▶ _EXERCISE DATA_
#####
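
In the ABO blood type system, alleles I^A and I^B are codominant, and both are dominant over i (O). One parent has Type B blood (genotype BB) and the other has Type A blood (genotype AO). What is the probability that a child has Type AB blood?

Cross: BB × AO
Possible offspring genotypes: 2 AB, 2 BO
Blood type counts: 2 Type AB, 2 Type B
Probability of Type AB: 2/4 = 1/2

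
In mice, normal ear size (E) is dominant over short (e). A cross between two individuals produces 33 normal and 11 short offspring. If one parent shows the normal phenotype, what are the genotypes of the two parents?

Observed offspring: 33 normal, 11 short
The observed ratio simplifies to 3:1. Short (ee) offspring appear, so each parent must contribute one e allele. The parent stated to show normal carries E, so it is Ee. The other parent is then either Ee or ee: Ee × ee would give a 1:1 split, whereas Ee × Ee gives 3:1 — matching the data. So both parents are heterozygous (Ee × Ee).
Parent genotypes: Ee × Ee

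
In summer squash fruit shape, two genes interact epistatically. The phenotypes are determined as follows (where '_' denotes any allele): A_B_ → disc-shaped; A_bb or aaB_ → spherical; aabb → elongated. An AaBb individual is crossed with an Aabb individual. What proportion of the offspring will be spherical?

Cross: AaBb × Aabb — consider each gene separately:
A gene: Aa × Aa → 1 AA, 2 Aa, 1 aa → 3 A_ : 1 aa (out of 4)
B gene: Bb × bb → 2 Bb, 2 bb → 2 B_ : 2 bb (out of 4)
Genotype classes (out of 4 × 4 = 16): A_B_ = 3×2 = 6; A_bb = 3×2 = 6; aaB_ = 1×2 = 2; aabb = 1×2 = 2
Apply the phenotype rules: A_B_ (6) → disc-shaped; A_bb (6) + aaB_ (2) → spherical; aabb (2) → elongated
Phenotype counts (out of 16): 6 disc-shaped, 8 spherical, 2 elongated
spherical: 8 out of 16
Probability: 8/16 = 1/2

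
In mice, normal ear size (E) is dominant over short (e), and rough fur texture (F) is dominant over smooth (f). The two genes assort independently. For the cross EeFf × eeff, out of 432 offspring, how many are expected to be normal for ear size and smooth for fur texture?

Dihybrid cross EeFf × eeff — consider each gene separately:
ear size: Ee × ee → 2 Ee, 2 ee → 2 E_ : 2 ee (out of 4)
fur texture: Ff × ff → 2 Ff, 2 ff → 2 F_ : 2 ff (out of 4)
Looking for: normal (E_) and smooth (ff)
P(normal) = 2/4, P(smooth) = 2/4
P(both) = 2/4 × 2/4 = 4/16 = 1/4
Expected count = 1/4 × 432 = 108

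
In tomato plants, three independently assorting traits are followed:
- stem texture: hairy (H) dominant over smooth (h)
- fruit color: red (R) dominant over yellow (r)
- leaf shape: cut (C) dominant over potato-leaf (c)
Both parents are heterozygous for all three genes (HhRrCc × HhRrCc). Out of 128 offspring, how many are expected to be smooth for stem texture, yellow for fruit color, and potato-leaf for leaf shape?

Trihybrid cross: HhRrCc × HhRrCc
Each trait segregates independently with a 3:1 phenotypic ratio, so each gene contributes 3/4 (dominant) or 1/4 (recessive).
Target: smooth (stem texture), yellow (fruit color), potato-leaf (leaf shape)
Probability = product of independent per-trait probabilities
= 1/4 × 1/4 × 1/4 = 1/64
Expected count = 1/64 × 128 = 2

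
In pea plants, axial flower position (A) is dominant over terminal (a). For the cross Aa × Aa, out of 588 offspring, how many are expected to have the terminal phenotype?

Punnett square for Aa × Aa:
Offspring genotypes: 1 AA, 2 Aa, 1 aa
Total offspring: 4
Count with target: 1
Probability: 1/4
Expected count = 1/4 × 588 = 147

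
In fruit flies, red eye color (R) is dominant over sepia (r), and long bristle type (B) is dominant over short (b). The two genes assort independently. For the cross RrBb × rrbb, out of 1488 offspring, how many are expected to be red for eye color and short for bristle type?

Dihybrid cross RrBb × rrbb — consider each gene separately:
eye color: Rr × rr → 2 Rr, 2 rr → 2 R_ : 2 rr (out of 4)
bristle type: Bb × bb → 2 Bb, 2 bb → 2 B_ : 2 bb (out of 4)
Looking for: red (R_) and short (bb)
P(red) = 2/4, P(short) = 2/4
P(both) = 2/4 × 2/4 = 4/16 = 1/4
Expected count = 1/4 × 1488 = 372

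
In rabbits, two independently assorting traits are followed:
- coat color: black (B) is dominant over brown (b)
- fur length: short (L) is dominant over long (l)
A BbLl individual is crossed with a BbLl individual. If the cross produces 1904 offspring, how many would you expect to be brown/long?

Dihybrid cross BbLl × BbLl — consider each gene separately:
coat color: Bb × Bb → 1 BB, 2 Bb, 1 bb → 3 B_ : 1 bb (out of 4)
fur length: Ll × Ll → 1 LL, 2 Ll, 1 ll → 3 L_ : 1 ll (out of 4)
Combine (counts out of 4 × 4 = 16): black/short (B_L_) = 3×3 = 9; black/long (B_ll) = 3×1 = 3; brown/short (bbL_) = 1×3 = 3; brown/long (bbll) = 1×1 = 1
Phenotype counts (out of 16): 9 black/short, 3 black/long, 3 brown/short, 1 brown/long
brown/long: 1 out of 16 → fraction 1/16
Expected count = 1/16 × 1904 = 119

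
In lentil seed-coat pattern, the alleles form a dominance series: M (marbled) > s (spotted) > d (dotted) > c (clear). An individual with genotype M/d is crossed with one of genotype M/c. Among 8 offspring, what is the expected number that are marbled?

Cross: M/d × M/c
Allele dominance: M > s > d > c
Offspring genotypes: 1 M/M, 1 M/c, 1 M/d, 1 d/c
Phenotype counts: 3 marbled, 1 dotted
marbled: 3 out of 4 → fraction 3/4
Expected count = 3/4 × 8 = 6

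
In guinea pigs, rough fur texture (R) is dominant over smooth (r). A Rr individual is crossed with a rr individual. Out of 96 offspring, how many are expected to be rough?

Punnett square for Rr × rr:
Offspring genotypes: 2 Rr, 2 rr
rough: 2, smooth: 2
rough: 2 out of 4 → fraction 1/2
Expected count = 1/2 × 96 = 48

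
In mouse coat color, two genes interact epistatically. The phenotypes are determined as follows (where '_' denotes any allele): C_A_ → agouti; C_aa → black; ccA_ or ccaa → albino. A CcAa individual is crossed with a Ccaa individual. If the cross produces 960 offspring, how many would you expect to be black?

Cross: CcAa × Ccaa — consider each gene separately:
C gene: Cc × Cc → 1 CC, 2 Cc, 1 cc → 3 C_ : 1 cc (out of 4)
A gene: Aa × aa → 2 Aa, 2 aa → 2 A_ : 2 aa (out of 4)
Genotype classes (out of 4 × 4 = 16): C_A_ = 3×2 = 6; C_aa = 3×2 = 6; ccA_ = 1×2 = 2; ccaa = 1×2 = 2
Apply the phenotype rules: C_A_ (6) → agouti; C_aa (6) → black; ccA_ (2) + ccaa (2) → albino
Phenotype counts (out of 16): 6 agouti, 6 black, 4 albino
black: 6 out of 16 → fraction 3/8
Expected count = 3/8 × 960 = 360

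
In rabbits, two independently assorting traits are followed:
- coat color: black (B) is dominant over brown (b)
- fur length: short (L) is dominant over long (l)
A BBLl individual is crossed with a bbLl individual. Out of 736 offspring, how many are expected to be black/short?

Dihybrid cross BBLl × bbLl — consider each gene separately:
coat color: BB × bb → 4 Bb → 4 B_ (out of 4)
fur length: Ll × Ll → 1 LL, 2 Ll, 1 ll → 3 L_ : 1 ll (out of 4)
Combine (counts out of 4 × 4 = 16): black/short (B_L_) = 4×3 = 12; black/long (B_ll) = 4×1 = 4
Phenotype counts (out of 16): 12 black/short, 4 black/long
black/short: 12 out of 16 → fraction 3/4
Expected count = 3/4 × 736 = 552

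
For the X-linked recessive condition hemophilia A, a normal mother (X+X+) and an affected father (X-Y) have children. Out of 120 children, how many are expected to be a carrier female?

Cross: X+X+ × X-Y
Offspring: 2 X+X-, 2 X+Y
Probability of a carrier female: 2/4 = 1/2
Expected count = 1/2 × 120 = 60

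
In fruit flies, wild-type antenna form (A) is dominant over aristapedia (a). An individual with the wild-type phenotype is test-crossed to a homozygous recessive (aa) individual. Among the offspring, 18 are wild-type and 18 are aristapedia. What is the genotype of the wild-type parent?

Test cross: ? × aa
Offspring: 18 wild-type, 18 aristapedia — approximately 1:1.
A 1:1 ratio in a test cross indicates the unknown parent is heterozygous (Aa).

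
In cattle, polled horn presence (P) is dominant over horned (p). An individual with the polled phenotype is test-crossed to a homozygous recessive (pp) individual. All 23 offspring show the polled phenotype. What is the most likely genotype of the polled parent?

Test cross: ? × pp
All offspring are polled.
If the unknown parent were heterozygous (Pp), about half of 23 offspring would be horned; none are. The unknown parent is most likely homozygous dominant (PP).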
#####
▶ _TASK DETAILS_
Copy the entries above exactly, but only from the line holding "- fruit color: red" through the line holding "- leaf shape: cut", both included.

▶ _SOLVED PROBLEM_
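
- fruit color: red (R) dominant over yellow (r)
- leaf shape: cut (C) dominant over potato-leaf (c)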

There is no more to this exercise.